[Saved data entries]
══════════════════════════════

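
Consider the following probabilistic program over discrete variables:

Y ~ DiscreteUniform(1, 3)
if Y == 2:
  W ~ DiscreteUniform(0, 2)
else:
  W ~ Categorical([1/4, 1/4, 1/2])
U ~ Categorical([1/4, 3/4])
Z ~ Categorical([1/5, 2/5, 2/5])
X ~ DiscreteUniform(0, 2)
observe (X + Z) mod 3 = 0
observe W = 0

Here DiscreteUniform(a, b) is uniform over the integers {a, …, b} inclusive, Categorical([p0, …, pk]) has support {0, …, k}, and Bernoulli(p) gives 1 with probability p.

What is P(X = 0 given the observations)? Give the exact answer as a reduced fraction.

Enumerate traces; 18 have nonzero weight after conditioning:
  (Y=1, W=0, U=0, Z=0, X=0) weight 1/720
  (Y=1, W=0, U=0, Z=1, X=2) weight 1/360
  (Y=1, W=0, U=0, Z=2, X=1) weight 1/360
  (Y=1, W=0, U=1, Z=0, X=0) weight 1/240
  (Y=1, W=0, U=1, Z=1, X=2) weight 1/120
  (Y=1, W=0, U=1, Z=2, X=1) weight 1/120
  (Y=2, W=0, U=0, Z=0, X=0) weight 1/540
  (Y=2, W=0, U=0, Z=1, X=2) weight 1/270
  … 10 more
Group by X:
  weight(X=0) = 1/54
  weight(X=1) = 1/27
  weight(X=2) = 1/27
Total weight = 1/54 + 1/27 + 1/27 = 5/54
P(X=0 | obs) = 1/54 / 5/54 = 1/5
P(X=1 | obs) = 1/27 / 5/54 = 2/5
P(X=2 | obs) = 1/27 / 5/54 = 2/5

P(X = 0 | obs) = 1/5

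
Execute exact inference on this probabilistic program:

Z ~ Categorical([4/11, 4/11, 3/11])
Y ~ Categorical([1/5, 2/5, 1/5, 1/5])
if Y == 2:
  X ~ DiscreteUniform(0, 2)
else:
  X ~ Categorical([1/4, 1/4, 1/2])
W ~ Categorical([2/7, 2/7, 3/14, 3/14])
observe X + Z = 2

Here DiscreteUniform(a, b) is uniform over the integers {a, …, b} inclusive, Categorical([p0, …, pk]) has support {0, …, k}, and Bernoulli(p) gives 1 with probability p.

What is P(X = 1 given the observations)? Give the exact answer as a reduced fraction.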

══════════════════════════════

Brief:
Scan the lines above for the word "DiscreteUniform" and copy every one where it occurs.

Task answer:
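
Y ~ DiscreteUniform(1, 3)
  W ~ DiscreteUniform(0, 2)
X ~ DiscreteUniform(0, 2)
Here DiscreteUniform(a, b) is uniform over the integers {a, …, b} inclusive, Categorical([p0, …, pk]) has support {0, …, k}, and Bernoulli(p) gives 1 with probability p.
  X ~ DiscreteUniform(0, 2)
Here DiscreteUniform(a, b) is uniform over the integers {a, …, b} inclusive, Categorical([p0, …, pk]) has support {0, …, k}, and Bernoulli(p) gives 1 with probability p.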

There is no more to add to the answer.